Exercise instructions: For this exercise, restate the records word for word.

-------- Extracted records --------

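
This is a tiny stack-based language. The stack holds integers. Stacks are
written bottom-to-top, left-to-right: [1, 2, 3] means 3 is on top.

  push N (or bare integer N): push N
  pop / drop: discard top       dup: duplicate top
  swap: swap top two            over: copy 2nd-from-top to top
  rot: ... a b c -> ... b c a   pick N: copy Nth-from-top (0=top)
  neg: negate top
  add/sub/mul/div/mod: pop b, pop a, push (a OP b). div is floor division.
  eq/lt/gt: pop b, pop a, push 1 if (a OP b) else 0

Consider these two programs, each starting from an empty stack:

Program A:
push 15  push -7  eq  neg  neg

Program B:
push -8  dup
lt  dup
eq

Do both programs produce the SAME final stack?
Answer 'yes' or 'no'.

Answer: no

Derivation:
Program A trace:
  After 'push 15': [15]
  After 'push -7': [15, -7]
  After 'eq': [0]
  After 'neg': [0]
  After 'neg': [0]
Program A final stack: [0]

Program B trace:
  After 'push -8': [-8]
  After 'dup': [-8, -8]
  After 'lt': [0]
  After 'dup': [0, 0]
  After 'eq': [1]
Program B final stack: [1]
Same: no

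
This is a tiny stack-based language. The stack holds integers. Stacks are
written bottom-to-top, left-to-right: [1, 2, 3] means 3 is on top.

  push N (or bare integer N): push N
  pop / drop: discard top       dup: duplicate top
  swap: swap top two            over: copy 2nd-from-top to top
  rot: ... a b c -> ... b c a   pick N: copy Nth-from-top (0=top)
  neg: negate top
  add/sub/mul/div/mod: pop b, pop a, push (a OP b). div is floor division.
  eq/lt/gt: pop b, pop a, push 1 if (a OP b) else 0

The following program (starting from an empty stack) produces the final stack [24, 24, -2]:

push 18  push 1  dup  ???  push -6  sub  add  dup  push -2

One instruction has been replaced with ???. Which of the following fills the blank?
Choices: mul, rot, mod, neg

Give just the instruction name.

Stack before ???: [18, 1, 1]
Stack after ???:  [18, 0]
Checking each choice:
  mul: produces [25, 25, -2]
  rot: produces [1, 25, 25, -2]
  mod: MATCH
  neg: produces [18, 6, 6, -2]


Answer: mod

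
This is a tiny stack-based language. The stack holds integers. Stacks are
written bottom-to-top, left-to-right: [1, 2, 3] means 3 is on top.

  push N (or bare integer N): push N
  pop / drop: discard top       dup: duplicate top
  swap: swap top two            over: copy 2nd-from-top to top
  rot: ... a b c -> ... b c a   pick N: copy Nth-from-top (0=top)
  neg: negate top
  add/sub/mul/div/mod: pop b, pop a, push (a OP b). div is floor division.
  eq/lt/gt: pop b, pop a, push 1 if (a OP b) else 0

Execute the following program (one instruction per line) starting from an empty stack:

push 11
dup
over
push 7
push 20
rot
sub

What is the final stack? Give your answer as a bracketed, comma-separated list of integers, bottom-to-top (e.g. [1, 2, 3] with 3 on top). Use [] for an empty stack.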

--------

Solution to this task:
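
This is a tiny stack-based language. The stack holds integers. Stacks are
written bottom-to-top, left-to-right: [1, 2, 3] means 3 is on top.

  push N (or bare integer N): push N
  pop / drop: discard top       dup: duplicate top
  swap: swap top two            over: copy 2nd-from-top to top
  rot: ... a b c -> ... b c a   pick N: copy Nth-from-top (0=top)
  neg: negate top
  add/sub/mul/div/mod: pop b, pop a, push (a OP b). div is floor division.
  eq/lt/gt: pop b, pop a, push 1 if (a OP b) else 0

Consider these two programs, each starting from an empty stack:

Program A:
push 15  push -7  eq  neg  neg

Program B:
push -8  dup
lt  dup
eq

Do both programs produce the SAME final stack?
Answer 'yes' or 'no'.

Answer: no

Derivation:
Program A trace:
  After 'push 15': [15]
  After 'push -7': [15, -7]
  After 'eq': [0]
  After 'neg': [0]
  After 'neg': [0]
Program A final stack: [0]

Program B trace:
  After 'push -8': [-8]
  After 'dup': [-8, -8]
  After 'lt': [0]
  After 'dup': [0, 0]
  After 'eq': [1]
Program B final stack: [1]
Same: no

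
This is a tiny stack-based language. The stack holds integers. Stacks are
written bottom-to-top, left-to-right: [1, 2, 3] means 3 is on top.

  push N (or bare integer N): push N
  pop / drop: discard top       dup: duplicate top
  swap: swap top two            over: copy 2nd-from-top to top
  rot: ... a b c -> ... b c a   pick N: copy Nth-from-top (0=top)
  neg: negate top
  add/sub/mul/div/mod: pop b, pop a, push (a OP b). div is floor division.
  eq/lt/gt: pop b, pop a, push 1 if (a OP b) else 0

The following program (starting from an empty stack) produces the final stack [24, 24, -2]:

push 18  push 1  dup  ???  push -6  sub  add  dup  push -2

One instruction has been replaced with ???. Which of the following fills the blank?
Choices: mul, rot, mod, neg

Give just the instruction name.

Stack before ???: [18, 1, 1]
Stack after ???:  [18, 0]
Checking each choice:
  mul: produces [25, 25, -2]
  rot: produces [1, 25, 25, -2]
  mod: MATCH
  neg: produces [18, 6, 6, -2]


Answer: mod

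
This is a tiny stack-based language. The stack holds integers. Stacks are
written bottom-to-top, left-to-right: [1, 2, 3] means 3 is on top.

  push N (or bare integer N): push N
  pop / drop: discard top       dup: duplicate top
  swap: swap top two            over: copy 2nd-from-top to top
  rot: ... a b c -> ... b c a   pick N: copy Nth-from-top (0=top)
  neg: negate top
  add/sub/mul/div/mod: pop b, pop a, push (a OP b). div is floor division.
  eq/lt/gt: pop b, pop a, push 1 if (a OP b) else 0

Execute the following program (one instruction per line) starting from an empty stack:

push 11
dup
over
push 7
push 20
rot
sub

What is the final stack? Give your answer as a bracketed, comma-separated list of integers, bottom-to-top (e.g. [1, 2, 3] with 3 on top). Use [] for an empty stack.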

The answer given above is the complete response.